## WORK ITEM:
Lines holding the word "correct" must be located in the listing below and copied.

%%

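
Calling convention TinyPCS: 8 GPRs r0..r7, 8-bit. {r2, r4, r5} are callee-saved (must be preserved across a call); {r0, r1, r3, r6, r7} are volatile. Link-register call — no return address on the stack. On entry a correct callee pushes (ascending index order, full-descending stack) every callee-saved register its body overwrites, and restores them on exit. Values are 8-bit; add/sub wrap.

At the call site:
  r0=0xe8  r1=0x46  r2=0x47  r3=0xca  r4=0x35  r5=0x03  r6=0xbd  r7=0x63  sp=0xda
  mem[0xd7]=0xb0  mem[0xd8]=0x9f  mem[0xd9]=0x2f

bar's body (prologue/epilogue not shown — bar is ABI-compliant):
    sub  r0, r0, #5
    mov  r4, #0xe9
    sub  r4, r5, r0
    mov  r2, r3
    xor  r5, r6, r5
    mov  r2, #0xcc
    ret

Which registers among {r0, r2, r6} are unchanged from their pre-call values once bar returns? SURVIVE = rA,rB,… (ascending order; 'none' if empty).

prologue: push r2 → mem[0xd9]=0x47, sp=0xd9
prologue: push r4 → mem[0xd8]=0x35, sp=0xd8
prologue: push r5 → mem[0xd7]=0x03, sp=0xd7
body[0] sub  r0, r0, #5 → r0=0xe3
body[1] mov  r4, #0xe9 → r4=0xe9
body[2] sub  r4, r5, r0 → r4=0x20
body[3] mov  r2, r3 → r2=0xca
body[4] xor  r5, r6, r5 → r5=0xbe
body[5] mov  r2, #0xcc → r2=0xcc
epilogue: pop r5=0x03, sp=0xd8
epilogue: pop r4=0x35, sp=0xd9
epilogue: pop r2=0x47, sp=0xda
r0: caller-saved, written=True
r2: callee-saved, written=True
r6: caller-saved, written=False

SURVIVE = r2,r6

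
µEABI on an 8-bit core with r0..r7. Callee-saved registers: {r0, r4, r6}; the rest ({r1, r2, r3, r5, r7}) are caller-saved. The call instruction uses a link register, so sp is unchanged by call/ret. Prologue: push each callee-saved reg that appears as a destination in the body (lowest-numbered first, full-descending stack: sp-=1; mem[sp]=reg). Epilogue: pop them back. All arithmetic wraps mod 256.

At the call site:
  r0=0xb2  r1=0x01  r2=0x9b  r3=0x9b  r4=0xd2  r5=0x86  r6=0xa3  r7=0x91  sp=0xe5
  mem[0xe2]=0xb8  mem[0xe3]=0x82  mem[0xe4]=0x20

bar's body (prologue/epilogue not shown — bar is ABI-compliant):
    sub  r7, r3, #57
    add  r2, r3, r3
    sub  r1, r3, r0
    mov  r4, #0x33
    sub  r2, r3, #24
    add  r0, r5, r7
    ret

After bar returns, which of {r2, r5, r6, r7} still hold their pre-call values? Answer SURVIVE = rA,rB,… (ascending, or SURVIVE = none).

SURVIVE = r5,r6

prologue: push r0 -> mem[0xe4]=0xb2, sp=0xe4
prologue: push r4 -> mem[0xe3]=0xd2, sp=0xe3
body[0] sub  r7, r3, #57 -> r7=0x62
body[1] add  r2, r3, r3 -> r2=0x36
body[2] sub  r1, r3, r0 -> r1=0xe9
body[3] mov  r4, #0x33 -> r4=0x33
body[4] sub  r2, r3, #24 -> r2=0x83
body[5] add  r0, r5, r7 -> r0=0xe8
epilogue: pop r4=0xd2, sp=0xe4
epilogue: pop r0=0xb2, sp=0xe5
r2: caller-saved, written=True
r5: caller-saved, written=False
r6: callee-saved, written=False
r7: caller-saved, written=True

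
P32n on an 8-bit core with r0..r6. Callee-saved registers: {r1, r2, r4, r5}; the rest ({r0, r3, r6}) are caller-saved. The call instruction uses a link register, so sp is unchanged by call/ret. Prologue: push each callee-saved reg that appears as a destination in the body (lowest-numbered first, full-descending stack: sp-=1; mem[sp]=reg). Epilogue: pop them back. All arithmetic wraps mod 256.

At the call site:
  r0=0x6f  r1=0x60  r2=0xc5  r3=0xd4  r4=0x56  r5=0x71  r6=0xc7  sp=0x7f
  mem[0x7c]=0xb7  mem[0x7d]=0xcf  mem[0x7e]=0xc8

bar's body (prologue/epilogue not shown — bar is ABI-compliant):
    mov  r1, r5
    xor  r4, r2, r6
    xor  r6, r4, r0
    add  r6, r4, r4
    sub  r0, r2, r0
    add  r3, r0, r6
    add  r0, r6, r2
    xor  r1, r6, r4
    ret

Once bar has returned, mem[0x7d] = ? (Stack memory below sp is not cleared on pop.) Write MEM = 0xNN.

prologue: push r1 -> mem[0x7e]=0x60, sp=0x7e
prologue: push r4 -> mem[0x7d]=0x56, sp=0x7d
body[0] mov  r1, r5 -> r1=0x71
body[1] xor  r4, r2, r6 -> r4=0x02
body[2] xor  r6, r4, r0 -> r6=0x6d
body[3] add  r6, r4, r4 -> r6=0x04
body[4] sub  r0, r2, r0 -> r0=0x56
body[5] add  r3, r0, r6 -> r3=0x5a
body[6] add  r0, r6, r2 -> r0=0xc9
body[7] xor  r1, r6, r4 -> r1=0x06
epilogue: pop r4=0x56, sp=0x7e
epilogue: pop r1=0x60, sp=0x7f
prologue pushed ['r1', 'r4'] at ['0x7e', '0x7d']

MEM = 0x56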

%%
%%

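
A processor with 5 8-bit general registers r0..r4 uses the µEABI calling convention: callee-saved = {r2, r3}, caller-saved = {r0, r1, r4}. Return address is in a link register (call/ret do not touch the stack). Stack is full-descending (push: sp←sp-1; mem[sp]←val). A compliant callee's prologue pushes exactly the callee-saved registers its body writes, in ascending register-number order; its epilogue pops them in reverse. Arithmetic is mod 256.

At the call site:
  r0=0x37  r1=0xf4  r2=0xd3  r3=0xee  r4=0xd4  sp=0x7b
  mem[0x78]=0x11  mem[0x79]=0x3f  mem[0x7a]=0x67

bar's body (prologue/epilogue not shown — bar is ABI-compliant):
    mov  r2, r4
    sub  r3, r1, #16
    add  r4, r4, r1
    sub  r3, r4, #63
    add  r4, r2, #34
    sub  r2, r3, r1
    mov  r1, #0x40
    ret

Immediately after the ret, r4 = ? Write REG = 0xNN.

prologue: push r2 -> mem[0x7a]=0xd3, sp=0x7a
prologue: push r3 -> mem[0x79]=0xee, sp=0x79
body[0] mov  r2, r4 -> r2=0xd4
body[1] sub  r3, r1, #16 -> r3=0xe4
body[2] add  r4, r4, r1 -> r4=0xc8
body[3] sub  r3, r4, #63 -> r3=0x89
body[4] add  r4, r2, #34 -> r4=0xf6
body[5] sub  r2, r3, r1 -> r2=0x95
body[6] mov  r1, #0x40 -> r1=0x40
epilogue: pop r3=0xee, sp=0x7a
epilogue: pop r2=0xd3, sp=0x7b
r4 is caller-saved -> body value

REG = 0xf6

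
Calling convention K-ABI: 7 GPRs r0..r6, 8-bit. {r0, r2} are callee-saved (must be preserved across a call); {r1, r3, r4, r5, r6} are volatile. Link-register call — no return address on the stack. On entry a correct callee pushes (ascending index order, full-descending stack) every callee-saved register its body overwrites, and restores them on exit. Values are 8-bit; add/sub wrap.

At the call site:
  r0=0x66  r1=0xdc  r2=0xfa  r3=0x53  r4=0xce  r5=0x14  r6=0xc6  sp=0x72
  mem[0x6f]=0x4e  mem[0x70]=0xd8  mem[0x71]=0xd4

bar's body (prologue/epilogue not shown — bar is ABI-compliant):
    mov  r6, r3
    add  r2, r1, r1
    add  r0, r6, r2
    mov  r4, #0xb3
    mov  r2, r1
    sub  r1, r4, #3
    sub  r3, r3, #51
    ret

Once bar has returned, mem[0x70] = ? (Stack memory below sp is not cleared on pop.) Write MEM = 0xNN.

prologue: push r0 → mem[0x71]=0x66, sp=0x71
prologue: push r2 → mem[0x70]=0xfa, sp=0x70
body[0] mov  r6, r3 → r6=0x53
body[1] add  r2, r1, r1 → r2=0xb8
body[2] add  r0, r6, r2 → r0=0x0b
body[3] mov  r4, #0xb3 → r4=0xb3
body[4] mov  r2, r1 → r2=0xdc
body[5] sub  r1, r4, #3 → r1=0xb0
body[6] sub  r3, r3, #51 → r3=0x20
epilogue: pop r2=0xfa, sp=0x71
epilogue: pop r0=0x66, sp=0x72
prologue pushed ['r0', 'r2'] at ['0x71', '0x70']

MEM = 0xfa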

%%

## EXERCISE SOLUTION:
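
Calling convention TinyPCS: 8 GPRs r0..r7, 8-bit. {r2, r4, r5} are callee-saved (must be preserved across a call); {r0, r1, r3, r6, r7} are volatile. Link-register call — no return address on the stack. On entry a correct callee pushes (ascending index order, full-descending stack) every callee-saved register its body overwrites, and restores them on exit. Values are 8-bit; add/sub wrap.
Calling convention K-ABI: 7 GPRs r0..r6, 8-bit. {r0, r2} are callee-saved (must be preserved across a call); {r1, r3, r4, r5, r6} are volatile. Link-register call — no return address on the stack. On entry a correct callee pushes (ascending index order, full-descending stack) every callee-saved register its body overwrites, and restores them on exit. Values are 8-bit; add/sub wrap.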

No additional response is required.